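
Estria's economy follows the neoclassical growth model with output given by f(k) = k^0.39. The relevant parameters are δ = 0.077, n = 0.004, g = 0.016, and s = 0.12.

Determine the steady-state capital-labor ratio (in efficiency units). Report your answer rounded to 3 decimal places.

k* ≈ 1.417

In steady state, investment equals break-even investment: s·k^α = (n + g + δ)·k.
Rearranging, k^(1−α) = s / (n + g + δ).
k^0.61 = 0.12 / (0.004 + 0.016 + 0.077) = 0.12 / 0.097 = 1.2371
k* = 1.2371^(1/0.61) ≈ 1.4174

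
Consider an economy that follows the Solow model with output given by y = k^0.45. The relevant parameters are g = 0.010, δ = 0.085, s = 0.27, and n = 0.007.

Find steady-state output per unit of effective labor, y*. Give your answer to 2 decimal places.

y* ≈ 2.22

Steady state requires s·f(k) = (n + g + δ)·k, i.e. s·k^α = (n + g + δ)·k.
Rearranging, k^(1−α) = s / (n + g + δ).
k^0.55 = 0.27 / (0.007 + 0.010 + 0.085) = 0.27 / 0.102 = 2.6471
k* = 2.6471^(1/0.55) ≈ 5.8705
y* = (k*)^α = 5.8705^0.45 ≈ 2.2177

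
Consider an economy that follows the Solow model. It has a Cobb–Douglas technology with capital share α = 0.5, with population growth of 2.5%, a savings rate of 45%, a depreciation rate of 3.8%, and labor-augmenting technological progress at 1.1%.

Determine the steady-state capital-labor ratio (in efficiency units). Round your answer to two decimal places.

Steady state requires s·f(k) = (n + g + δ)·k, i.e. s·k^α = (n + g + δ)·k.
Rearranging, k^(1−α) = s / (n + g + δ).
k^0.5 = 0.45 / (0.025 + 0.011 + 0.038) = 0.45 / 0.074 = 6.0811
k* = 6.0811^(1/0.5) ≈ 36.9798

k* = 36.98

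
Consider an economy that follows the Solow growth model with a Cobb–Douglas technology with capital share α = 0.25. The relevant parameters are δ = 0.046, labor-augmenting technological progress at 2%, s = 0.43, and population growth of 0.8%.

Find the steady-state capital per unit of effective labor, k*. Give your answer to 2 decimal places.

At the steady state, Δk = 0, so s·k^α = (n + g + δ)·k.
Dividing both sides by k: k^(1−α) = s / (n + g + δ).
k^0.75 = 0.43 / (0.008 + 0.020 + 0.046) = 0.43 / 0.074 = 5.8108
k* = 5.8108^(1/0.75) ≈ 10.4468

k* = 10.45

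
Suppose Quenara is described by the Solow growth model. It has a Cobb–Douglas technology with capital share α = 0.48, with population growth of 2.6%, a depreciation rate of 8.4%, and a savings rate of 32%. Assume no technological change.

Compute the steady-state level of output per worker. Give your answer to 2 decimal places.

At the steady state, Δk = 0, so s·k^α = (n + δ)·k.
Dividing both sides by k: k^(1−α) = s / (n + δ).
k^0.52 = 0.32 / (0.026 + 0.084) = 0.32 / 0.110 = 2.9091
k* = 2.9091^(1/0.52) ≈ 7.7955
y* = (k*)^α = 7.7955^0.48 ≈ 2.6797

y* = 2.68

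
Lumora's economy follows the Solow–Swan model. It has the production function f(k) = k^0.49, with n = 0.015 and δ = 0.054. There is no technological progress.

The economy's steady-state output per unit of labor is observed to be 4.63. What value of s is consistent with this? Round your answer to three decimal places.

At the steady state, Δk = 0, so s·k^α = (n + δ)·k.
Since y* = [s/(n + δ)]^(α/(1−α)), we have s/(n + δ) = (y*)^((1−α)/α) = 4.63^1.0408 = 4.9287.
Therefore s = 4.9287 × (n + δ) = 4.9287 × 0.069 = 0.3401.

s ≈ 0.340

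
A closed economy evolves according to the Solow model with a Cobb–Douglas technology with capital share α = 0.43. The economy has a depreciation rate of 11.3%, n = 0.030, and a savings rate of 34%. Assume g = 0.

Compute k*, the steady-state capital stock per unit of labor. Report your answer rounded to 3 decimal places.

k* ≈ 4.570

At the steady state, Δk = 0, so s·k^α = (n + δ)·k.
Rearranging, k^(1−α) = s / (n + δ).
k^0.57 = 0.34 / (0.030 + 0.113) = 0.34 / 0.143 = 2.3776
k* = 2.3776^(1/0.57) ≈ 4.5698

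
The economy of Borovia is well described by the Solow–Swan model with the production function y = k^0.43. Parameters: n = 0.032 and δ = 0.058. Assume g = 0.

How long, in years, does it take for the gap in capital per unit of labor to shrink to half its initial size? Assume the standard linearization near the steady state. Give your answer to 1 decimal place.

Near the steady state the convergence rate is λ = (1 − α)(n + δ).
λ = (1 − 0.43) × 0.090 = 0.57 × 0.090 = 0.0513
Half-life = ln 2 / λ = 0.6931 / 0.0513 ≈ 13.51 years

about 13.5 years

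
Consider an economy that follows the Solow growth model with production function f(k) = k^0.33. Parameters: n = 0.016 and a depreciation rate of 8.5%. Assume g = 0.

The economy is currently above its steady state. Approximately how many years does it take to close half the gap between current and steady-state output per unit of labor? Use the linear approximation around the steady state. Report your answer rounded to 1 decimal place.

half-life ≈ 10.2 years

Near the steady state the convergence rate is λ = (1 − α)(n + δ).
λ = (1 − 0.33) × 0.101 = 0.67 × 0.101 = 0.06767
Half-life = ln 2 / λ = 0.6931 / 0.06767 ≈ 10.24 years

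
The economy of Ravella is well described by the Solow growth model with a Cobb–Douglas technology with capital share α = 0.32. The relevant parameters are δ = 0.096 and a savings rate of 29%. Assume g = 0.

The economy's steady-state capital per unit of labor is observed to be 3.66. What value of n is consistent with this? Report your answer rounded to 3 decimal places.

n ≈ 0.024

In steady state, investment equals break-even investment: s·k^α = (n + δ)·k.
So s / (n + δ) = (k*)^(1−α) = 3.66^0.68 = 2.4164.
Therefore n + δ = s / 2.4164 = 0.29 / 2.4164 = 0.1200, so n = 0.1200 − 0.096 = 0.0240.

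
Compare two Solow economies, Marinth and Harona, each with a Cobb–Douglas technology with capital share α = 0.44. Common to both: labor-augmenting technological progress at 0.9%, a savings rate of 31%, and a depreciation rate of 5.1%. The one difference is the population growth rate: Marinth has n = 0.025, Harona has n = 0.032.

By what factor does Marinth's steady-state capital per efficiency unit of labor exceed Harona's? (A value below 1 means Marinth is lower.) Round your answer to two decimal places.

k*_M / k*_H ≈ 1.15

Steady-state k* = [s/(n + g + δ)]^(1/(1−α)), so the ratio is [ (s_M/(n + g + δ)_M) / (s_H/(n + g + δ)_H) ]^1.7857.
s_M/(n + g + δ)_M = 0.31/0.085 = 3.6471; s_H/(n + g + δ)_H = 0.31/0.092 = 3.3696.
Ratio = (3.6471/3.3696)^1.7857 = 1.0824^1.7857 ≈ 1.1519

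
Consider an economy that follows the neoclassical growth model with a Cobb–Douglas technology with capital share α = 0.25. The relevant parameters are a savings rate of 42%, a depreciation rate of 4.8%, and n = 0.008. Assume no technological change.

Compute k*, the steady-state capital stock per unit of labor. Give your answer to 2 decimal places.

In steady state, investment equals break-even investment: s·k^α = (n + δ)·k.
Dividing both sides by k: k^(1−α) = s / (n + δ).
k^0.75 = 0.42 / (0.008 + 0.048) = 0.42 / 0.056 = 7.5000
k* = 7.5000^(1/0.75) ≈ 14.6808

k* ≈ 14.68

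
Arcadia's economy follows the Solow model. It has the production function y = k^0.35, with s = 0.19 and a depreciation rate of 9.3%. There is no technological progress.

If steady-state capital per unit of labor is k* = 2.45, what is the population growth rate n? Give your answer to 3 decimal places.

In steady state, investment equals break-even investment: s·k^α = (n + δ)·k.
So s / (n + δ) = (k*)^(1−α) = 2.45^0.65 = 1.7904.
Therefore n + δ = s / 1.7904 = 0.19 / 1.7904 = 0.1061, so n = 0.1061 − 0.093 = 0.0131.

n ≈ 0.013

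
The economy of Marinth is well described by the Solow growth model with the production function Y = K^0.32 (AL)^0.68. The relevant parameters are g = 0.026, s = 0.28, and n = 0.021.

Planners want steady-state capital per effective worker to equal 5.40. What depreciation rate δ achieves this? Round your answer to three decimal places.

In steady state, investment equals break-even investment: s·k^α = (n + g + δ)·k.
So s / (n + g + δ) = (k*)^(1−α) = 5.40^0.68 = 3.1479.
Therefore n + g + δ = s / 3.1479 = 0.28 / 3.1479 = 0.0889, so δ = 0.0889 − 0.047 = 0.0419.

δ ≈ 0.042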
+-------+
--- WHAT TO PRODUCE ---
Output exactly the lines from the one holding "The economy of Marinth" to the end of the material above, with both ends included.

--- RESPONSE BELOW ---
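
The economy of Marinth is well described by the Solow growth model with the production function Y = K^0.32 (AL)^0.68. The relevant parameters are g = 0.026, s = 0.28, and n = 0.021.

Planners want steady-state capital per effective worker to equal 5.40. What depreciation rate δ achieves this? Round your answer to three decimal places.

In steady state, investment equals break-even investment: s·k^α = (n + g + δ)·k.
So s / (n + g + δ) = (k*)^(1−α) = 5.40^0.68 = 3.1479.
Therefore n + g + δ = s / 3.1479 = 0.28 / 3.1479 = 0.0889, so δ = 0.0889 − 0.047 = 0.0419.

δ ≈ 0.042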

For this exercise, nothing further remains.